Extract the final stretch of the data: the line that contains "Umber Portfolio is" and every line after it, unaltered, and no other lines.

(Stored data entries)
-=-=-
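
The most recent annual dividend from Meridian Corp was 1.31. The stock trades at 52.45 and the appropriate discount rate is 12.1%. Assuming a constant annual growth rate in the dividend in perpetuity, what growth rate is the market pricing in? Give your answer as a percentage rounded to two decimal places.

9.37%

P = D₀(1+g)/(r−g) ⇒ P(r−g) = D₀(1+g) ⇒ g(P+D₀) = P·r − D₀
g = (P·r − D₀)/(P + D₀) = (52.45×0.121 − 1.31) / (52.45 + 1.31) = 0.093684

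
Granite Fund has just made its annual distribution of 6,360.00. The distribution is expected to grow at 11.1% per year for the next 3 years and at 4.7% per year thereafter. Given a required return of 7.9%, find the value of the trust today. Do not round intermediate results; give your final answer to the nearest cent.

D_1 = 7065.96000
D_2 = 7850.28156
D_3 = 8721.66281
Terminal value at year 3: TV = D_3×(1+g_2)/(r−g_2) = 9131.58097/0.032 = 285361.90517
P_0 = D_1/(1+r)^1 + D_2/(1+r)^2 + D_3/(1+r)^3 + TV/(1+r)^3
    = 6548.61909 + 6742.83208 + 6942.80485 + 227159.89631 = 247394.15234

247394.15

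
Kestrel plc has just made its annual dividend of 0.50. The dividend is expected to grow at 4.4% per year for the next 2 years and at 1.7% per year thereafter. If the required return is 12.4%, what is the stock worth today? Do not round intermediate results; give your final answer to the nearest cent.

5.00

D_1 = 0.52200
D_2 = 0.54497
Terminal value at year 2: TV = D_2×(1+g_2)/(r−g_2) = 0.55423/0.107 = 5.17974
P_0 = D_1/(1+r)^1 + D_2/(1+r)^2 + TV/(1+r)^2
    = 0.46441 + 0.43136 + 4.09992 = 4.99569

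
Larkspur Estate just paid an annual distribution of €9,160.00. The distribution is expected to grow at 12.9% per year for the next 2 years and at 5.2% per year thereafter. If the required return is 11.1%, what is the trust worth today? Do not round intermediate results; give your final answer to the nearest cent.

D_1 = 10341.64000
D_2 = 11675.71156
Terminal value at year 2: TV = D_2×(1+g_2)/(r−g_2) = 12282.84856/0.059 = 208183.87392
P_0 = D_1/(1+r)^1 + D_2/(1+r)^2 + TV/(1+r)^2
    = 9308.40684 + 9459.21811 + 168662.66872 = 187430.29367

€187430.29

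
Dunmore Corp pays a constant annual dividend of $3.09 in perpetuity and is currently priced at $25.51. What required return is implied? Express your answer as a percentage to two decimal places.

P = C/r ⇒ r = C/P = $3.09/$25.51 = 0.121129

12.11%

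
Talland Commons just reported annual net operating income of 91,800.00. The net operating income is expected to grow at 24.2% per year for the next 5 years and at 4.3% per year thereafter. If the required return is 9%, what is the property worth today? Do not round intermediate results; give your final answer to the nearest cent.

D_1 = 114015.60000
D_2 = 141607.37520
D_3 = 175876.36000
D_4 = 218438.43912
D_5 = 271300.54138
Terminal value at year 5: TV = D_5×(1+g_2)/(r−g_2) = 282966.46466/0.047 = 6020563.07796
P_0 = D_1/(1+r)^1 + D_2/(1+r)^2 + D_3/(1+r)^3 + D_4/(1+r)^4 + D_5/(1+r)^5 + TV/(1+r)^5
    = 104601.46789 + 119188.09460 + 135808.81972 + 154747.29734 + 176326.73697 + 3912952.90756 = 4603625.32408

4603625.32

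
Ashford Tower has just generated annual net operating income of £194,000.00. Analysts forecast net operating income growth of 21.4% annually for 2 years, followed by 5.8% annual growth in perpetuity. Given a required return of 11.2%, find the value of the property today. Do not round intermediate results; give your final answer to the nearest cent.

£4973259.53

D_1 = 235516.00000
D_2 = 285916.42400
Terminal value at year 2: TV = D_2×(1+g_2)/(r−g_2) = 302499.57659/0.054 = 5601844.01096
P_0 = D_1/(1+r)^1 + D_2/(1+r)^2 + TV/(1+r)^2
    = 211794.96403 + 231222.19994 + 4530242.36175 = 4973259.52571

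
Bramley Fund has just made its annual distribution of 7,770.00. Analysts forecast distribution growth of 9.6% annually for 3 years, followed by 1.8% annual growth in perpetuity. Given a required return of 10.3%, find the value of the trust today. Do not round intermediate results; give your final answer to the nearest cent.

D_1 = 8515.92000
D_2 = 9333.44832
D_3 = 10229.45936
Terminal value at year 3: TV = D_3×(1+g_2)/(r−g_2) = 10413.58963/0.085 = 122512.81914
P_0 = D_1/(1+r)^1 + D_2/(1+r)^2 + D_3/(1+r)^3 + TV/(1+r)^3
    = 7720.68903 + 7671.69100 + 7623.00393 + 91296.68242 = 114312.06638

114312.07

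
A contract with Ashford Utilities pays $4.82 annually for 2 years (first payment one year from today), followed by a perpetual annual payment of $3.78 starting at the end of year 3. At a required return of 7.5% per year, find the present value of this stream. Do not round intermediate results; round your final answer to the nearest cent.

PV of 2-year annuity: $4.82 × [1 − (1+0.075)^−2] / 0.075 = 8.65462
Perpetuity value at year 2: $3.78 / 0.075 = 50.40000
PV of perpetuity: 50.40000 / (1+0.075)^2 = 43.61276
Total PV = 8.65462 + 43.61276 = 52.26739

$52.27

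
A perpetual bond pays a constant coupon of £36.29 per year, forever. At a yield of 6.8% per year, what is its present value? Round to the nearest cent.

£533.68

Level perpetuity: PV = C / r = £36.29 / 0.068 = £533.68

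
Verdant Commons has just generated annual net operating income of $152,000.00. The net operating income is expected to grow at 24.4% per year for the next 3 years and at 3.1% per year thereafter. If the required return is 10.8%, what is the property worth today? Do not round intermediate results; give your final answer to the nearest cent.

D_1 = 189088.00000
D_2 = 235225.47200
D_3 = 292620.48717
Terminal value at year 3: TV = D_3×(1+g_2)/(r−g_2) = 301691.72227/0.077 = 3918074.31520
P_0 = D_1/(1+r)^1 + D_2/(1+r)^2 + D_3/(1+r)^3 + TV/(1+r)^3
    = 170657.03971 + 191604.11318 + 215122.30757 + 2880403.88454 = 3457787.34500

$3457787.35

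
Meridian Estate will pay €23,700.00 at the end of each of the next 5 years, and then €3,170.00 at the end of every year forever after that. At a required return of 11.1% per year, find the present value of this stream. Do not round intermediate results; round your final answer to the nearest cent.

€104244.84

PV of 5-year annuity: €23,700.00 × [1 − (1+0.111)^−5] / 0.111 = 87372.86121
Perpetuity value at year 5: €3,170.00 / 0.111 = 28558.55856
PV of perpetuity: 28558.55856 / (1+0.111)^5 = 16871.97754
Total PV = 87372.86121 + 16871.97754 = 104244.83875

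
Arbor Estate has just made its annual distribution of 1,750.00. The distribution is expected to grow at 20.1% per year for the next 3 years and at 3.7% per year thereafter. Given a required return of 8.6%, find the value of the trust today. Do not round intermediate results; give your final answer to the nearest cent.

56533.52

D_1 = 2101.75000
D_2 = 2524.20175
D_3 = 3031.56630
Terminal value at year 3: TV = D_3×(1+g_2)/(r−g_2) = 3143.73425/0.049 = 64157.84194
P_0 = D_1/(1+r)^1 + D_2/(1+r)^2 + D_3/(1+r)^3 + TV/(1+r)^3
    = 1935.31308 + 2140.24954 + 2366.88739 + 50091.06570 = 56533.51570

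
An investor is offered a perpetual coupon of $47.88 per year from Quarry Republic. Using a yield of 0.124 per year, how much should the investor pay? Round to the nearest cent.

$386.13

Level perpetuity: PV = C / r = $47.88 / 0.124 = $386.13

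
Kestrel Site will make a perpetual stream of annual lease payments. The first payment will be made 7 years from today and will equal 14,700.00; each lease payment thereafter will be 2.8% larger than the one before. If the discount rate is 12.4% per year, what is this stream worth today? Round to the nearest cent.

Value at end of year 6: C₁ / (r − g) = 14,700.00 / (0.124 − 0.028) = 153,125.0000
Discount to today: PV = 153,125.0000 / (1 + 0.124)^6 = 153,125.0000 / 2.016498 = 75,936.09

75936.09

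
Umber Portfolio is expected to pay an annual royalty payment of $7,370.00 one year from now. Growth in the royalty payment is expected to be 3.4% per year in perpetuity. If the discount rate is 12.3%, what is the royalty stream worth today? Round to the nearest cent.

$82808.99

Growing perpetuity: P = D₁ / (r − g) = $7,370.0000 / (0.123 − 0.034) = $82,808.99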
-=-=-
== Output below ==
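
Umber Portfolio is expected to pay an annual royalty payment of $7,370.00 one year from now. Growth in the royalty payment is expected to be 3.4% per year in perpetuity. If the discount rate is 12.3%, what is the royalty stream worth today? Round to the nearest cent.

$82808.99

Growing perpetuity: P = D₁ / (r − g) = $7,370.0000 / (0.123 − 0.034) = $82,808.99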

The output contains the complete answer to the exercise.